- _RECORD EXTRACTS_:
[Start of section]

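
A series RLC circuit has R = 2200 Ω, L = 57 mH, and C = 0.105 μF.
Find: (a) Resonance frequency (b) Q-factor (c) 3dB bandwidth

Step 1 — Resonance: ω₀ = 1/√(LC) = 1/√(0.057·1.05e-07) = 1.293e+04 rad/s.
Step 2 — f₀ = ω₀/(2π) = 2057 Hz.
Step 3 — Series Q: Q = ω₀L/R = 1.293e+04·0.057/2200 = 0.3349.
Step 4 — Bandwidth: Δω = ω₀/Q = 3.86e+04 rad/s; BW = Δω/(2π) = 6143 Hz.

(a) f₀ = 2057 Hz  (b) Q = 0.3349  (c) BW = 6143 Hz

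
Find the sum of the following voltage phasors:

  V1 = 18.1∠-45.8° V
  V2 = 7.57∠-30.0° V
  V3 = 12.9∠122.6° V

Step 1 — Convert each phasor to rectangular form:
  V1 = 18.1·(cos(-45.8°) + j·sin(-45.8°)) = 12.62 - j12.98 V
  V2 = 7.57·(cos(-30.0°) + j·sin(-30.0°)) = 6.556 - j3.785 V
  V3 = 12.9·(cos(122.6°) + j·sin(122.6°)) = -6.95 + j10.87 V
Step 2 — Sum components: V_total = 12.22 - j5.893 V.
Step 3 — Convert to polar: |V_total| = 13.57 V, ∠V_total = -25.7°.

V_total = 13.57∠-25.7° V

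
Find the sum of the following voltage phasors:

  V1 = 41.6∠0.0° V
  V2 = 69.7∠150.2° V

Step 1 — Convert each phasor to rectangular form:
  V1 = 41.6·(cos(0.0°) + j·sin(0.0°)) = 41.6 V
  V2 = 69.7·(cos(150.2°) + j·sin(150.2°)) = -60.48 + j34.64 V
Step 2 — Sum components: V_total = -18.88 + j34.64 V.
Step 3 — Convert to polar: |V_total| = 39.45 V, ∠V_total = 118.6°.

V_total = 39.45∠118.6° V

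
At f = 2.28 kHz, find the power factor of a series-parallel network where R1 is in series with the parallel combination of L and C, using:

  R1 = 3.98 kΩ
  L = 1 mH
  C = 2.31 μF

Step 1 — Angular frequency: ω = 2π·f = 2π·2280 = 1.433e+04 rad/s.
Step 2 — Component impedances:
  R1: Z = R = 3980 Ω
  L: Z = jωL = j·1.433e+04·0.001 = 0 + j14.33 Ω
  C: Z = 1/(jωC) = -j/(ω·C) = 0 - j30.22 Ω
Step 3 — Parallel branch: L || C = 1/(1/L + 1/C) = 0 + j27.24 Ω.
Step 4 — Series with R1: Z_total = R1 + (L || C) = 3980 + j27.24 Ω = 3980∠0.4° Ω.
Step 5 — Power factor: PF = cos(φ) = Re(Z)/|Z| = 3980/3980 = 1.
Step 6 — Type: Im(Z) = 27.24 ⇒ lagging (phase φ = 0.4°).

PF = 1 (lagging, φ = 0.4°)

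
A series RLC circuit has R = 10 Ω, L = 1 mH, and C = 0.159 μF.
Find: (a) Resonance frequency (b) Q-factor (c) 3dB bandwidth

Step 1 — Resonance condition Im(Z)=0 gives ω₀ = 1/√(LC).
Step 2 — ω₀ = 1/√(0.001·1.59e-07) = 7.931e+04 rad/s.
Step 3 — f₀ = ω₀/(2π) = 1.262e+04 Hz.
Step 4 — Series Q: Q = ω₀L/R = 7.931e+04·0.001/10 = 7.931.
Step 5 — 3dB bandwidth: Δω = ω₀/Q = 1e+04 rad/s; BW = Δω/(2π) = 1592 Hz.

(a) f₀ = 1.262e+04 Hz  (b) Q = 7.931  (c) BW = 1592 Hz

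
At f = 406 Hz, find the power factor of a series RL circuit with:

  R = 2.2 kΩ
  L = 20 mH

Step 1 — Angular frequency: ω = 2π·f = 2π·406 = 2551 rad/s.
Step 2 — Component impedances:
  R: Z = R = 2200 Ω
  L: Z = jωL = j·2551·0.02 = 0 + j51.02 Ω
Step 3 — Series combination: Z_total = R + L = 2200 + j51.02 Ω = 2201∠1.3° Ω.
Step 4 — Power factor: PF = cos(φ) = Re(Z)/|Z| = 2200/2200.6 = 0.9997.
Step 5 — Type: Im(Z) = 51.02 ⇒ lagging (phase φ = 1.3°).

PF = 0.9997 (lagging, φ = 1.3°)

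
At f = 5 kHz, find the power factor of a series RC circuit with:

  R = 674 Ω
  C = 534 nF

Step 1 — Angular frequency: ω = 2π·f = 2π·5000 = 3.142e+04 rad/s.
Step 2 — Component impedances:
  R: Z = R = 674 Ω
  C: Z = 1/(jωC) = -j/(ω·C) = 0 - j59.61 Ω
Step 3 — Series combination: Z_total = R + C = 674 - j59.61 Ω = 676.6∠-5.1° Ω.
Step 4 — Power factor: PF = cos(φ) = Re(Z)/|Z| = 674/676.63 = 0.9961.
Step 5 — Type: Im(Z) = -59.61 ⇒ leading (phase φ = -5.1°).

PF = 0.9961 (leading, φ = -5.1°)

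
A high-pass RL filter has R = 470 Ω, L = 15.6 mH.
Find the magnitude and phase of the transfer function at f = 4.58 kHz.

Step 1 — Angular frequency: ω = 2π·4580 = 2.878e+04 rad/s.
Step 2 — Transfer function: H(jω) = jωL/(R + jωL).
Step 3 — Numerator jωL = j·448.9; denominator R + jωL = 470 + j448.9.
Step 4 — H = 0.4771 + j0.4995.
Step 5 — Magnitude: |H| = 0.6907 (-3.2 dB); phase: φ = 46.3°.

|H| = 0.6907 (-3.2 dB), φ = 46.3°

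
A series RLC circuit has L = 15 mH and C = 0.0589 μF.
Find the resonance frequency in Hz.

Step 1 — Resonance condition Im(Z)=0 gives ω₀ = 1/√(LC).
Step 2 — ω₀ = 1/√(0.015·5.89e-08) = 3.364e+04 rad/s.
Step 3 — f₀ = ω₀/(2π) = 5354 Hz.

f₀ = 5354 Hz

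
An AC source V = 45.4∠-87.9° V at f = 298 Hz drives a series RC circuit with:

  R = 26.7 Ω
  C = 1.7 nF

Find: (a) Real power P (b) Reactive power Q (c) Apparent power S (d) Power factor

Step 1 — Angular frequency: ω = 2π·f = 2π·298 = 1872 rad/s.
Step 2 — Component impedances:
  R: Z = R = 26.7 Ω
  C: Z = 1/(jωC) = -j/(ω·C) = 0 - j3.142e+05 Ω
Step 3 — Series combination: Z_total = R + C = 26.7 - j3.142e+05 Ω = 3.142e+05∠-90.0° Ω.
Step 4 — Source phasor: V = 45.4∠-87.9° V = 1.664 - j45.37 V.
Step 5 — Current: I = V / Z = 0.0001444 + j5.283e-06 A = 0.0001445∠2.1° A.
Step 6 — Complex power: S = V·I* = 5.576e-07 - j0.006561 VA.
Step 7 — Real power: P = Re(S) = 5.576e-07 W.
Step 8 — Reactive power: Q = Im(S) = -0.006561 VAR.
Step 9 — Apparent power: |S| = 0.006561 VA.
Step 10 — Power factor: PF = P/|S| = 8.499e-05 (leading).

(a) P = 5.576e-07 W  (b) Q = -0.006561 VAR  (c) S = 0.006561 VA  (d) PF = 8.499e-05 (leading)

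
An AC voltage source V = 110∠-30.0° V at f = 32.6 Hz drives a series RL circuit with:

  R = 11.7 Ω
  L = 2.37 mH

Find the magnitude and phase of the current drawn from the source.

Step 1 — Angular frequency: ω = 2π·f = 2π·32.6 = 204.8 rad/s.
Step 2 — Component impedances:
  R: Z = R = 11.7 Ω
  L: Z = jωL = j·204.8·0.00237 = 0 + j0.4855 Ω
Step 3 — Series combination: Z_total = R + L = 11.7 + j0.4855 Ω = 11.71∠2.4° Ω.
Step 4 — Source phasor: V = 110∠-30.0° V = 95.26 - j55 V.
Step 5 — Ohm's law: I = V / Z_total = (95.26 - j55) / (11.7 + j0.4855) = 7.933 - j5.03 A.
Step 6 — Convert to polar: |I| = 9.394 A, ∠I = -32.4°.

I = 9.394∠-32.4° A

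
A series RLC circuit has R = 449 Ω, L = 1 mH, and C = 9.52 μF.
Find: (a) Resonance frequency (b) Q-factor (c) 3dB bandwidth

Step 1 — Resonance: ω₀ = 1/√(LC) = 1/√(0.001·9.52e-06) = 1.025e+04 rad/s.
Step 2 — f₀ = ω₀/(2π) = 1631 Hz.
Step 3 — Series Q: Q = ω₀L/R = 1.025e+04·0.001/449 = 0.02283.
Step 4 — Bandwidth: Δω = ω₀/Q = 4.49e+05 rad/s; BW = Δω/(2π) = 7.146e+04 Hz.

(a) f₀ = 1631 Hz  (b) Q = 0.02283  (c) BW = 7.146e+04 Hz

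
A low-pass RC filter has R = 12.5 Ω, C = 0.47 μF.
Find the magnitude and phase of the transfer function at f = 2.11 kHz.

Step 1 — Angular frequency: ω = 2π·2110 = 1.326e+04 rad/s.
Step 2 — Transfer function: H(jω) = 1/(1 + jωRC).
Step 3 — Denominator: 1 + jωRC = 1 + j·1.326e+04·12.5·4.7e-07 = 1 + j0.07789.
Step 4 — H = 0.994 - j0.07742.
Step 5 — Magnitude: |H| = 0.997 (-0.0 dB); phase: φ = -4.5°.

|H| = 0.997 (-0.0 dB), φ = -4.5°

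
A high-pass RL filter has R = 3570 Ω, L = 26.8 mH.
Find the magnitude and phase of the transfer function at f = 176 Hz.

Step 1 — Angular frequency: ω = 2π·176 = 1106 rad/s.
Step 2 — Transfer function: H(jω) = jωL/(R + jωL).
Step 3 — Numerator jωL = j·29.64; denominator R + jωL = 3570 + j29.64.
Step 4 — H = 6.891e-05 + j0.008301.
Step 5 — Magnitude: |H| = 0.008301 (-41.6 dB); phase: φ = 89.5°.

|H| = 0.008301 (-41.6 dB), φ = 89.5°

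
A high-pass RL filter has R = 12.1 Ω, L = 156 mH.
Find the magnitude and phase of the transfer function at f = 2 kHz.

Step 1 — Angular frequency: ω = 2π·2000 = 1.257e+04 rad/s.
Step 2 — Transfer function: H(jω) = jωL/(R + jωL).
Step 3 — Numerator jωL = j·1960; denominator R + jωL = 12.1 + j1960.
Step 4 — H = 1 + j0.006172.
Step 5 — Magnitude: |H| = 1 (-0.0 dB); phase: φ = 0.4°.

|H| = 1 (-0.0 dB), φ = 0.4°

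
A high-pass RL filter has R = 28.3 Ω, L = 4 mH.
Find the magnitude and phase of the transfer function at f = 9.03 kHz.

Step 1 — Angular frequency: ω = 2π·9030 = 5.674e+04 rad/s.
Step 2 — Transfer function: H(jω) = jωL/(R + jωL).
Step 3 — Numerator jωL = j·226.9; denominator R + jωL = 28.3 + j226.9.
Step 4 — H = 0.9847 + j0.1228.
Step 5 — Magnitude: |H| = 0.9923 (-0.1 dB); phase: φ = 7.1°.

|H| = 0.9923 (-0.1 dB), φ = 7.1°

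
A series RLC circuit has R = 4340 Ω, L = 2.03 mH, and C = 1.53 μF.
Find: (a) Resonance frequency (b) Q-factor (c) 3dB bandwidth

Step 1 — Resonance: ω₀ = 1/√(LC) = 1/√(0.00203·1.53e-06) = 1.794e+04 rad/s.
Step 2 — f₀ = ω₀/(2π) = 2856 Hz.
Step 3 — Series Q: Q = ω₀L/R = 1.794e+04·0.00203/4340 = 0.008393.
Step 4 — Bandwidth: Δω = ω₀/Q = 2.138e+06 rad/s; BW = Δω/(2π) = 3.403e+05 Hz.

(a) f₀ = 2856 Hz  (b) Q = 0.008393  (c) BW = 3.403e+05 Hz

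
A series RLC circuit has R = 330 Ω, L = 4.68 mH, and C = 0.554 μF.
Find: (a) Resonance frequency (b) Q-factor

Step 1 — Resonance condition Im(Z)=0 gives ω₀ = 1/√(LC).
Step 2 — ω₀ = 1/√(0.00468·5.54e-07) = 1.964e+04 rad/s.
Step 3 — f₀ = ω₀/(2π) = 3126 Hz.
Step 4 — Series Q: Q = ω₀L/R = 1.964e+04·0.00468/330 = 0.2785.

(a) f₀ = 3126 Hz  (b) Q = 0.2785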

[End of section]
[Start of section]

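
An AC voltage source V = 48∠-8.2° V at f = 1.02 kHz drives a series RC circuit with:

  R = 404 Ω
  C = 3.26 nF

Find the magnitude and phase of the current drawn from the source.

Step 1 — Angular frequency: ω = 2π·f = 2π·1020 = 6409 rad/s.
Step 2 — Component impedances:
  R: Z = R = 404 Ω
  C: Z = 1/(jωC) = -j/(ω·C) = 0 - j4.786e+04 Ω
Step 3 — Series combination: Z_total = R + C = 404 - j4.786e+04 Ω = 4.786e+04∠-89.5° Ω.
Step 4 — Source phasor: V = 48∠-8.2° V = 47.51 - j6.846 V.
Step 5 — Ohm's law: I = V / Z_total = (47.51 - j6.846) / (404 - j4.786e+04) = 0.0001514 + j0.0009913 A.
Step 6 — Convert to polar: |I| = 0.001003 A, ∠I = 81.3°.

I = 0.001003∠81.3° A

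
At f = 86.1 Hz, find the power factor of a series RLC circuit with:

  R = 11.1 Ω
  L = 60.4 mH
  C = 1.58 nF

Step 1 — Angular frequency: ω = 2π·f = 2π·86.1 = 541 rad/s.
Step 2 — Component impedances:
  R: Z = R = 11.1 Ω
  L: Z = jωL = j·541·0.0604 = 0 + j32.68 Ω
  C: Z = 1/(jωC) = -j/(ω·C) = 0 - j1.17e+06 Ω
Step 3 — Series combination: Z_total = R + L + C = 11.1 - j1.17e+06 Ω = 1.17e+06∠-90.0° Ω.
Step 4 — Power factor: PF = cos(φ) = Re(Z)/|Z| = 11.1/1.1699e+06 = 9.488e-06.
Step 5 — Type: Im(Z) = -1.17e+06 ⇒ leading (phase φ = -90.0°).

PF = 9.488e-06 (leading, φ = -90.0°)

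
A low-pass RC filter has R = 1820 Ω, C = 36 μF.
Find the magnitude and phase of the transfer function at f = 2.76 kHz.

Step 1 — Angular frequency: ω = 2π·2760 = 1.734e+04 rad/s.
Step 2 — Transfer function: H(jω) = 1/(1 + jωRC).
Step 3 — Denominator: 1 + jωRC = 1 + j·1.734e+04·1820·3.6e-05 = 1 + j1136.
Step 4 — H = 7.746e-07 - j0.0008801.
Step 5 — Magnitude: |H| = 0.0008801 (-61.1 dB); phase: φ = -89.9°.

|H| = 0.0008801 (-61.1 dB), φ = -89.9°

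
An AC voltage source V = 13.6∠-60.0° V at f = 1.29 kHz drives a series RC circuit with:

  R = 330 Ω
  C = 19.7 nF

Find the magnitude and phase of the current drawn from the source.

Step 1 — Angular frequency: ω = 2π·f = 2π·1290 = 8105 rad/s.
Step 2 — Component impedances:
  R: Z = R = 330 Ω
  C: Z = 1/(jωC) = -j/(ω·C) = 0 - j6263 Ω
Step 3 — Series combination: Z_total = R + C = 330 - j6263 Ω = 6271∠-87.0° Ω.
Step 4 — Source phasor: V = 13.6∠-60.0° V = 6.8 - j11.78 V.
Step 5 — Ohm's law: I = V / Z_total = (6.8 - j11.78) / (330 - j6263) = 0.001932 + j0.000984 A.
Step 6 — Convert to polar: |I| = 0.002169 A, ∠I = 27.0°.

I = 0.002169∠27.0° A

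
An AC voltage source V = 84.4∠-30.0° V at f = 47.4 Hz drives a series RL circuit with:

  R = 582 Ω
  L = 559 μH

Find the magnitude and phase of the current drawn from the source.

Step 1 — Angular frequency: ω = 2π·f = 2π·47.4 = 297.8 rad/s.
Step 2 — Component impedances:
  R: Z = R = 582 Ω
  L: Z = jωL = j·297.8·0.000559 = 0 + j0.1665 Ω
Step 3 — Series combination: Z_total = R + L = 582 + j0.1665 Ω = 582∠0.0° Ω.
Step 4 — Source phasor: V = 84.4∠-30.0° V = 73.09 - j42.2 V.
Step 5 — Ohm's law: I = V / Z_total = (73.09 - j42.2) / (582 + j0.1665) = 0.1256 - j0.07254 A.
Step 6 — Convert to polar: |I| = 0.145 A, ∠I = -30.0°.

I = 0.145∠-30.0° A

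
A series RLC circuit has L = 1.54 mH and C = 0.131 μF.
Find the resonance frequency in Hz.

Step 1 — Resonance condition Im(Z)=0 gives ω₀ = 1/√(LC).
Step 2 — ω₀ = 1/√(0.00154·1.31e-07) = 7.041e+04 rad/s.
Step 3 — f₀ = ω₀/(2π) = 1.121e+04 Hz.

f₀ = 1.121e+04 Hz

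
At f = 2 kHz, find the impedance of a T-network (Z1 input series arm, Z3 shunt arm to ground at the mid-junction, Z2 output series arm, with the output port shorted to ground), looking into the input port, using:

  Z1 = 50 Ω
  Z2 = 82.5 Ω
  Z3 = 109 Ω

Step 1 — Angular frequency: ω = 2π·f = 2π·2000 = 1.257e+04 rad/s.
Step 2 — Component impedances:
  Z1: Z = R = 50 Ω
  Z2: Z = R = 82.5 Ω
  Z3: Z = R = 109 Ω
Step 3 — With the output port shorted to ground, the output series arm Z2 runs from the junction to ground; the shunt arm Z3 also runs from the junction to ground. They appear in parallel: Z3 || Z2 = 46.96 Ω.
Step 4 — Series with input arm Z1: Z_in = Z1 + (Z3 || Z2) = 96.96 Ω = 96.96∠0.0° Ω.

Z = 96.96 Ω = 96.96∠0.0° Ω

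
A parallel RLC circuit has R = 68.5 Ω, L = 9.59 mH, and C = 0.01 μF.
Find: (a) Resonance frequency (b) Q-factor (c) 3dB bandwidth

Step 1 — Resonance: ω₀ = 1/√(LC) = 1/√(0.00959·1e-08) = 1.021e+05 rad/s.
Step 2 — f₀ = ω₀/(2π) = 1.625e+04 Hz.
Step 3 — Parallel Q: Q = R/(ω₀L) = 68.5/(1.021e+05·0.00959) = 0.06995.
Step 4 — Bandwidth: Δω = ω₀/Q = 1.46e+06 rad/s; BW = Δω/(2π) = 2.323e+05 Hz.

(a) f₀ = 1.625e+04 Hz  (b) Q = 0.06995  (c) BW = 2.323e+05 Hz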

[End of section]

- _TASK TO COMPLETE_: Nothing but a number is asked for: how many lines of the records contain the word "high"?

- _ANSWER AREA_: 4